_YOUR INSTRUCTIONS_.
Below are lines of data, and only some are wanted. Please repeat exactly those from the line that has "An inlet tap" through the line that has "Crew E can resurface".

(Stored data entries)
* * * * * * * * *

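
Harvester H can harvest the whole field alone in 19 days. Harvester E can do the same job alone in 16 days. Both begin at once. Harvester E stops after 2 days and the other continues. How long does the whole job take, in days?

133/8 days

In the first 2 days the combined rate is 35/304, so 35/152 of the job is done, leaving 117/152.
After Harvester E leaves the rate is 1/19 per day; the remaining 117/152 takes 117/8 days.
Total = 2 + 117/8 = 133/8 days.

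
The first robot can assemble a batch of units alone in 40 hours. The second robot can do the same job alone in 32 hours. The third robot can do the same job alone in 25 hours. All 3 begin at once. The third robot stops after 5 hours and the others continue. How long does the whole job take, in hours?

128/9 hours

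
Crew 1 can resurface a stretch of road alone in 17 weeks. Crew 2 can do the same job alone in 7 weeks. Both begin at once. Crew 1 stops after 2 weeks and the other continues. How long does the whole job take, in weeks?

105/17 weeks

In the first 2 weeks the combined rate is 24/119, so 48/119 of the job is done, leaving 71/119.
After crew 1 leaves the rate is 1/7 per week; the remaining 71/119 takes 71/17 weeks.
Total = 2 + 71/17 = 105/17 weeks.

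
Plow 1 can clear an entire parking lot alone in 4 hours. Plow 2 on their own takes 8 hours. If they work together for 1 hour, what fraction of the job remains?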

* * * * * * * * *

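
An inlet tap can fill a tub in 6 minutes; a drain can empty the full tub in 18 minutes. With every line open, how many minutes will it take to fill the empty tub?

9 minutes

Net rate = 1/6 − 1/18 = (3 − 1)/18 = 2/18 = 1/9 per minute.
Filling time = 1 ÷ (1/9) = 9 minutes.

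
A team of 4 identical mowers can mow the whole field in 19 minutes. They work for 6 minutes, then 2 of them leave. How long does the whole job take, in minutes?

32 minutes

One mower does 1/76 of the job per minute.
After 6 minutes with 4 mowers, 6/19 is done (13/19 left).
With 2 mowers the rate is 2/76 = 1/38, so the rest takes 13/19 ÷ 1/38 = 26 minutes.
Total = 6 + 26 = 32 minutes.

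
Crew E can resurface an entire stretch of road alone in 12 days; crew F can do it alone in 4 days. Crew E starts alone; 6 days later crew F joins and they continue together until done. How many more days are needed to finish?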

* * * * * * * * *

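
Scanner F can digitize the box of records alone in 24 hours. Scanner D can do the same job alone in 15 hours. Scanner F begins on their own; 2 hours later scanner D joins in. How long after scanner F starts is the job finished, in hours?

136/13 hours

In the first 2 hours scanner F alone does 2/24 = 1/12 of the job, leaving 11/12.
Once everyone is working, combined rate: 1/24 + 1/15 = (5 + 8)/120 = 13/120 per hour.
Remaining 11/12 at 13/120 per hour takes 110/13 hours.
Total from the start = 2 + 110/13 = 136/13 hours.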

* * * * * * * * *

_SOLUTION BELOW_.
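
An inlet tap can fill a tub in 6 minutes; a drain can empty the full tub in 18 minutes. With every line open, how many minutes will it take to fill the empty tub?

9 minutes

Net rate = 1/6 − 1/18 = (3 − 1)/18 = 2/18 = 1/9 per minute.
Filling time = 1 ÷ (1/9) = 9 minutes.

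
A team of 4 identical mowers can mow the whole field in 19 minutes. They work for 6 minutes, then 2 of them leave. How long does the whole job take, in minutes?

32 minutes

One mower does 1/76 of the job per minute.
After 6 minutes with 4 mowers, 6/19 is done (13/19 left).
With 2 mowers the rate is 2/76 = 1/38, so the rest takes 13/19 ÷ 1/38 = 26 minutes.
Total = 6 + 26 = 32 minutes.

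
Crew E can resurface an entire stretch of road alone in 12 days; crew F can do it alone in 4 days. Crew E starts alone; 6 days later crew F joins and they continue together until done. How many more days are needed to finish?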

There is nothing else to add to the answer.